*** Information supplied ***

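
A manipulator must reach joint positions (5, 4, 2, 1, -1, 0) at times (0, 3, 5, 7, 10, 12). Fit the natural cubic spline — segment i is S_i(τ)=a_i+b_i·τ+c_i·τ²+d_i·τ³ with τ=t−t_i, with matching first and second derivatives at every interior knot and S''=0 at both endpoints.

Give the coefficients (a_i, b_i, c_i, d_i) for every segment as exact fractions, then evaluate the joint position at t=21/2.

Δ: Δ0=-1/3, Δ1=-1, Δ2=-1/2, Δ3=-2/3, Δ4=1/2
row 1: diag=10, rhs=-4; c'=1/5, d'=-2/5
row 2: denom=8−2·1/5=38/5; d'=(3−2·-2/5)/(38/5)=1/2
row 3: denom=10−2·5/19=180/19; d'=(-1−2·1/2)/(180/19)=-19/90
row 4: denom=10−3·19/60=181/20; d'=(7−3·-19/90)/(181/20)=458/543
back: M4=458/543
back: M3=-19/90−19/60·458/543=-779/1629
back: M2=1/2−5/19·-779/1629=2039/3258
back: M1=-2/5−1/5·2039/3258=-1711/3258
M: M0=0, M1=-1711/3258, M2=2039/3258, M3=-779/1629, M4=458/543, M5=0
seg 0: a=5, c=M0/2=0, d=(M1−M0)/(6·3)=-1711/58644, b=Δ0−h0·(2M0+M1)/6=-461/6516
seg 1: a=4, c=M1/2=-1711/6516, d=(M2−M1)/(6·2)=625/6516, b=Δ1−h1·(2M1+M2)/6=-2797/3258
seg 2: a=2, c=M2/2=2039/6516, d=(M3−M2)/(6·2)=-1199/13032, b=Δ2−h2·(2M2+M3)/6=-823/1086
seg 3: a=1, c=M3/2=-779/3258, d=(M4−M3)/(6·3)=2153/29322, b=Δ3−h3·(2M3+M4)/6=-994/1629
seg 4: a=-1, c=M4/2=229/543, d=(M5−M4)/(6·2)=-229/3258, b=Δ4−h4·(2M4+M5)/6=-203/3258
t_q=21/2 → seg 4, τ=1/2; S=-1+-203/3258·τ+229/543·τ²+-229/3258·τ³=-8119/8688

  seg 0: a=5 b=-461/6516 c=0 d=-1711/58644
  seg 1: a=4 b=-2797/3258 c=-1711/6516 d=625/6516
  seg 2: a=2 b=-823/1086 c=2039/6516 d=-1199/13032
  seg 3: a=1 b=-994/1629 c=-779/3258 d=2153/29322
  seg 4: a=-1 b=-203/3258 c=229/543 d=-229/3258
S(21/2) = -8119/8688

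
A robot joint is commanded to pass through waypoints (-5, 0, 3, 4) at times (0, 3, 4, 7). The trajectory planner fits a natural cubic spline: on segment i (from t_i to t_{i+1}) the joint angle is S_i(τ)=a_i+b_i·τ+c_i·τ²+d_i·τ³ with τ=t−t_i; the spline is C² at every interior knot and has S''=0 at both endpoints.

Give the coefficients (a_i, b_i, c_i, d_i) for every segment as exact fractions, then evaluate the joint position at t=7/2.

  seg 0: a=-5 b=65/63 c=0 d=40/567
  seg 1: a=0 b=185/63 c=40/63 d=-4/7
  seg 2: a=3 b=157/63 c=-68/63 d=68/567
S(7/2) = 14/9

Δ: Δ0=5/3, Δ1=3, Δ2=1/3
row 1: diag=8, rhs=8; c'=1/8, d'=1
row 2: denom=8−1·1/8=63/8; d'=(-16−1·1)/(63/8)=-136/63
back: M2=-136/63
back: M1=1−1/8·-136/63=80/63
M: M0=0, M1=80/63, M2=-136/63, M3=0
seg 0: a=-5, c=M0/2=0, d=(M1−M0)/(6·3)=40/567, b=Δ0−h0·(2M0+M1)/6=65/63
seg 1: a=0, c=M1/2=40/63, d=(M2−M1)/(6·1)=-4/7, b=Δ1−h1·(2M1+M2)/6=185/63
seg 2: a=3, c=M2/2=-68/63, d=(M3−M2)/(6·3)=68/567, b=Δ2−h2·(2M2+M3)/6=157/63
t_q=7/2 → seg 1, τ=1/2; S=0+185/63·τ+40/63·τ²+-4/7·τ³=14/9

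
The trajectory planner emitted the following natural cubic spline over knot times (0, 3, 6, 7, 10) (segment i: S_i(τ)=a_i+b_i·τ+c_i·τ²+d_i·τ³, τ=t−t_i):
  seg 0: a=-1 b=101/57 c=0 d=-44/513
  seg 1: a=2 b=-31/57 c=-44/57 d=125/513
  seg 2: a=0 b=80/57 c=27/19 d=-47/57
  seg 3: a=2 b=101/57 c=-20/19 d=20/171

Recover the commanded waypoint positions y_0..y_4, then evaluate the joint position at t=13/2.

y_0=-1 y_1=2 y_2=0 y_3=2 y_4=1
S(13/2) = 145/152

y_0 = S_0(0) = a_0 = -1
y_1 = S_1(0) = a_1 = 2
y_2 = S_2(0) = a_2 = 0
y_3 = S_3(0) = a_3 = 2
y_4 = S_3(3) = 1
t_q=13/2 is in segment 2 (τ=1/2); S_2(τ)=145/152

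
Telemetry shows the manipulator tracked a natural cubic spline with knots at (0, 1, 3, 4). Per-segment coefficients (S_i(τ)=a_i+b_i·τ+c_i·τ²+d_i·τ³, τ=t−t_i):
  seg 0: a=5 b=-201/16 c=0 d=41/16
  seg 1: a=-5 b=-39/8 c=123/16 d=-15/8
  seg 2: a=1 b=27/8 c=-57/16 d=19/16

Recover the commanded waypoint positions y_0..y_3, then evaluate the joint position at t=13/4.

y_0 = S_0(0) = a_0 = 5
y_1 = S_1(0) = a_1 = -5
y_2 = S_2(0) = a_2 = 1
y_3 = S_2(1) = 2
t_q=13/4 is in segment 2 (τ=1/4); S_2(τ)=1679/1024

y_0=5 y_1=-5 y_2=1 y_3=2
S(13/4) = 1679/1024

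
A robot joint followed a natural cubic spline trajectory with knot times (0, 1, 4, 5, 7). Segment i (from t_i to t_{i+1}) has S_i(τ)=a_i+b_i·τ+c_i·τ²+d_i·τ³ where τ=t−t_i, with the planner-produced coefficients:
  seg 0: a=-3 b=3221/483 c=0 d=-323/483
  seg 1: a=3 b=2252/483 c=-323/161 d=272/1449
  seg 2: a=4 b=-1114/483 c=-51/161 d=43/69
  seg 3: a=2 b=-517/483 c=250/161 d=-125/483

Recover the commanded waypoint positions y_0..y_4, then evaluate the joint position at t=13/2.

y_0 = S_0(0) = a_0 = -3
y_1 = S_1(0) = a_1 = 3
y_2 = S_2(0) = a_2 = 4
y_3 = S_3(0) = a_3 = 2
y_4 = S_3(2) = 4
t_q=13/2 is in segment 3 (τ=3/2); S_3(τ)=3883/1288

y_0=-3 y_1=3 y_2=4 y_3=2 y_4=4
S(13/2) = 3883/1288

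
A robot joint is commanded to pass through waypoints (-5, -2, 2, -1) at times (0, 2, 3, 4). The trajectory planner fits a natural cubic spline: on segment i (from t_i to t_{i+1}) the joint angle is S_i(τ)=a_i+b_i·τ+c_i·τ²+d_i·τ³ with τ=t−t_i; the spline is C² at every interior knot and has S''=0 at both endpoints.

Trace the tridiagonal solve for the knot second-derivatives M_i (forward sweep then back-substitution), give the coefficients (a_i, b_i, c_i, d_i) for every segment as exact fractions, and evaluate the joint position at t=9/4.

Δ: Δ0=3/2, Δ1=4, Δ2=-3
row 1: diag=6, rhs=15; c'=1/6, d'=5/2
row 2: denom=4−1·1/6=23/6; d'=(-42−1·5/2)/(23/6)=-267/23
back: M2=-267/23
back: M1=5/2−1/6·-267/23=102/23
M: M0=0, M1=102/23, M2=-267/23, M3=0
seg 0: a=-5, c=M0/2=0, d=(M1−M0)/(6·2)=17/46, b=Δ0−h0·(2M0+M1)/6=1/46
seg 1: a=-2, c=M1/2=51/23, d=(M2−M1)/(6·1)=-123/46, b=Δ1−h1·(2M1+M2)/6=205/46
seg 2: a=2, c=M2/2=-267/46, d=(M3−M2)/(6·1)=89/46, b=Δ2−h2·(2M2+M3)/6=20/23
t_q=9/4 → seg 1, τ=1/4; S=-2+205/46·τ+51/23·τ²+-123/46·τ³=-101/128

  seg 0: a=-5 b=1/46 c=0 d=17/46
  seg 1: a=-2 b=205/46 c=51/23 d=-123/46
  seg 2: a=2 b=20/23 c=-267/46 d=89/46
S(9/4) = -101/128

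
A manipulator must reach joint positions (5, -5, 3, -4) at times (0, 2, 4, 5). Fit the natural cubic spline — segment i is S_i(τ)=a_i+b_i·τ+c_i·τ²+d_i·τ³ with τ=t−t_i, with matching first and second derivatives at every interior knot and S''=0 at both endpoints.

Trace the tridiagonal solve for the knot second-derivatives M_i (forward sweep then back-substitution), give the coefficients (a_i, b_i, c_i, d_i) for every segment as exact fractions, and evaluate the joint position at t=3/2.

  seg 0: a=5 b=-93/11 c=0 d=19/22
  seg 1: a=-5 b=21/11 c=57/11 d=-91/44
  seg 2: a=3 b=-24/11 c=-159/22 d=53/22
S(3/2) = -839/176

Δ: Δ0=-5, Δ1=4, Δ2=-7
row 1: diag=8, rhs=54; c'=1/4, d'=27/4
row 2: denom=6−2·1/4=11/2; d'=(-66−2·27/4)/(11/2)=-159/11
back: M2=-159/11
back: M1=27/4−1/4·-159/11=114/11
M: M0=0, M1=114/11, M2=-159/11, M3=0
seg 0: a=5, c=M0/2=0, d=(M1−M0)/(6·2)=19/22, b=Δ0−h0·(2M0+M1)/6=-93/11
seg 1: a=-5, c=M1/2=57/11, d=(M2−M1)/(6·2)=-91/44, b=Δ1−h1·(2M1+M2)/6=21/11
seg 2: a=3, c=M2/2=-159/22, d=(M3−M2)/(6·1)=53/22, b=Δ2−h2·(2M2+M3)/6=-24/11
t_q=3/2 → seg 0, τ=3/2; S=5+-93/11·τ+0·τ²+19/22·τ³=-839/176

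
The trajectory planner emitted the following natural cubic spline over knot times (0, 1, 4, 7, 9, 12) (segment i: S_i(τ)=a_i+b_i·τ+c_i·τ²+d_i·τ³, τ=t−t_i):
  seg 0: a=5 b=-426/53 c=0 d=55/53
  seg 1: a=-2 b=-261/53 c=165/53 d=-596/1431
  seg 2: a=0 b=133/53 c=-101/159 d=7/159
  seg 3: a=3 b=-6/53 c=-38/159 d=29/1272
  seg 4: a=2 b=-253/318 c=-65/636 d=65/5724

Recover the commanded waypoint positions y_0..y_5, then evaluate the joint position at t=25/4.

y_0=5 y_1=-2 y_2=0 y_3=3 y_4=2 y_5=-1
S(25/4) = 9945/3392

y_0 = S_0(0) = a_0 = 5
y_1 = S_1(0) = a_1 = -2
y_2 = S_2(0) = a_2 = 0
y_3 = S_3(0) = a_3 = 3
y_4 = S_4(0) = a_4 = 2
y_5 = S_4(3) = -1
t_q=25/4 is in segment 2 (τ=9/4); S_2(τ)=9945/3392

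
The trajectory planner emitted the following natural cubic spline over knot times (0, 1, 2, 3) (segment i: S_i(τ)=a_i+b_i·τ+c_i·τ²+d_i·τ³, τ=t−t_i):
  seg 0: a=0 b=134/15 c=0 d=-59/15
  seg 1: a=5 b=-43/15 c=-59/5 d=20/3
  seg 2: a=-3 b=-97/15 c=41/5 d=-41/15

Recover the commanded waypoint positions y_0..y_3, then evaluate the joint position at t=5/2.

y_0 = S_0(0) = a_0 = 0
y_1 = S_1(0) = a_1 = 5
y_2 = S_2(0) = a_2 = -3
y_3 = S_2(1) = -4
t_q=5/2 is in segment 2 (τ=1/2); S_2(τ)=-181/40

y_0=0 y_1=5 y_2=-3 y_3=-4
S(5/2) = -181/40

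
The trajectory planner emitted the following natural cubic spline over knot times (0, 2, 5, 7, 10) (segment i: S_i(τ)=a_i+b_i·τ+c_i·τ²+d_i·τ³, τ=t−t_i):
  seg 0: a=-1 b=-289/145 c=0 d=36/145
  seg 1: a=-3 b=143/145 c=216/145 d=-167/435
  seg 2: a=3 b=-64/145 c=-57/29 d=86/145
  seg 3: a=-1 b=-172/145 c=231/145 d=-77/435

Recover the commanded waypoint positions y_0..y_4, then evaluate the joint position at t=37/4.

y_0 = S_0(0) = a_0 = -1
y_1 = S_1(0) = a_1 = -3
y_2 = S_2(0) = a_2 = 3
y_3 = S_3(0) = a_3 = -1
y_4 = S_3(3) = 5
t_q=37/4 is in segment 3 (τ=9/4); S_3(τ)=4417/1856

y_0=-1 y_1=-3 y_2=3 y_3=-1 y_4=5
S(37/4) = 4417/1856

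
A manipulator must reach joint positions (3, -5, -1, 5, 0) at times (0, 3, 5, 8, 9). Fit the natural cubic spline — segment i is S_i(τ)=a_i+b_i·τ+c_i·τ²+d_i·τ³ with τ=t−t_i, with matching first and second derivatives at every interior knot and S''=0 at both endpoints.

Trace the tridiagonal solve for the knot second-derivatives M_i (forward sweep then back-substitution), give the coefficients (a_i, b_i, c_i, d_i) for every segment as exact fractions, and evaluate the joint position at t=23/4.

Δ: Δ0=-8/3, Δ1=2, Δ2=2, Δ3=-5
row 1: diag=10, rhs=28; c'=1/5, d'=14/5
row 2: denom=10−2·1/5=48/5; d'=(0−2·14/5)/(48/5)=-7/12
row 3: denom=8−3·5/16=113/16; d'=(-42−3·-7/12)/(113/16)=-644/113
back: M3=-644/113
back: M2=-7/12−5/16·-644/113=406/339
back: M1=14/5−1/5·406/339=868/339
M: M0=0, M1=868/339, M2=406/339, M3=-644/113, M4=0
seg 0: a=3, c=M0/2=0, d=(M1−M0)/(6·3)=434/3051, b=Δ0−h0·(2M0+M1)/6=-446/113
seg 1: a=-5, c=M1/2=434/339, d=(M2−M1)/(6·2)=-77/678, b=Δ1−h1·(2M1+M2)/6=-12/113
seg 2: a=-1, c=M2/2=203/339, d=(M3−M2)/(6·3)=-1169/3051, b=Δ2−h2·(2M2+M3)/6=1238/339
seg 3: a=5, c=M3/2=-322/113, d=(M4−M3)/(6·1)=322/339, b=Δ3−h3·(2M3+M4)/6=-1051/339
t_q=23/4 → seg 2, τ=3/4; S=-1+1238/339·τ+203/339·τ²+-1169/3051·τ³=13843/7232

  seg 0: a=3 b=-446/113 c=0 d=434/3051
  seg 1: a=-5 b=-12/113 c=434/339 d=-77/678
  seg 2: a=-1 b=1238/339 c=203/339 d=-1169/3051
  seg 3: a=5 b=-1051/339 c=-322/113 d=322/339
S(23/4) = 13843/7232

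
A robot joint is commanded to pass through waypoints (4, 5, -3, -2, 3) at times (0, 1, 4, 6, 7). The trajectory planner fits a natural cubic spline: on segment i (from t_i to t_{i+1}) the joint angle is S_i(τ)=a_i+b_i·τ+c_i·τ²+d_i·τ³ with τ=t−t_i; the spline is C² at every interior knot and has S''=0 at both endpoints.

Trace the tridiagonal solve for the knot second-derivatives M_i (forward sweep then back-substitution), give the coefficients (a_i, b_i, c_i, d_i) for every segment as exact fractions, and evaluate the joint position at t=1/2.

Δ: Δ0=1, Δ1=-8/3, Δ2=1/2, Δ3=5
row 1: diag=8, rhs=-22; c'=3/8, d'=-11/4
row 2: denom=10−3·3/8=71/8; d'=(19−3·-11/4)/(71/8)=218/71
row 3: denom=6−2·16/71=394/71; d'=(27−2·218/71)/(394/71)=1481/394
back: M3=1481/394
back: M2=218/71−16/71·1481/394=438/197
back: M1=-11/4−3/8·438/197=-706/197
M: M0=0, M1=-706/197, M2=438/197, M3=1481/394, M4=0
seg 0: a=4, c=M0/2=0, d=(M1−M0)/(6·1)=-353/591, b=Δ0−h0·(2M0+M1)/6=944/591
seg 1: a=5, c=M1/2=-353/197, d=(M2−M1)/(6·3)=572/1773, b=Δ1−h1·(2M1+M2)/6=-115/591
seg 2: a=-3, c=M2/2=219/197, d=(M3−M2)/(6·2)=605/4728, b=Δ2−h2·(2M2+M3)/6=-1321/591
seg 3: a=-2, c=M3/2=1481/788, d=(M4−M3)/(6·1)=-1481/2364, b=Δ3−h3·(2M3+M4)/6=4429/1182
t_q=1/2 → seg 0, τ=1/2; S=4+944/591·τ+0·τ²+-353/591·τ³=7445/1576

  seg 0: a=4 b=944/591 c=0 d=-353/591
  seg 1: a=5 b=-115/591 c=-353/197 d=572/1773
  seg 2: a=-3 b=-1321/591 c=219/197 d=605/4728
  seg 3: a=-2 b=4429/1182 c=1481/788 d=-1481/2364
S(1/2) = 7445/1576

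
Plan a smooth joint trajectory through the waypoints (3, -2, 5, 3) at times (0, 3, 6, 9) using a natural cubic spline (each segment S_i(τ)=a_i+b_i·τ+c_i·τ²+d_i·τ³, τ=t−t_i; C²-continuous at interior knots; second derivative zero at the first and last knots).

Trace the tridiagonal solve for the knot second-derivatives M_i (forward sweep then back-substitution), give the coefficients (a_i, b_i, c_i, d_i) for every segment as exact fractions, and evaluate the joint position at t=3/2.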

*** End of Information supplied ***

→ What you are asked to do
Only the lines above from the line with "seg 1: a=-3 b=143/145 c=216/145 d=-167/435" to the line with "seg 3: a=-1 b=-172/145 c=231/145 d=-77/435", those two lines included, should be reproduced exactly.

→ Written reply
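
  seg 1: a=-3 b=143/145 c=216/145 d=-167/435
  seg 2: a=3 b=-64/145 c=-57/29 d=86/145
  seg 3: a=-1 b=-172/145 c=231/145 d=-77/435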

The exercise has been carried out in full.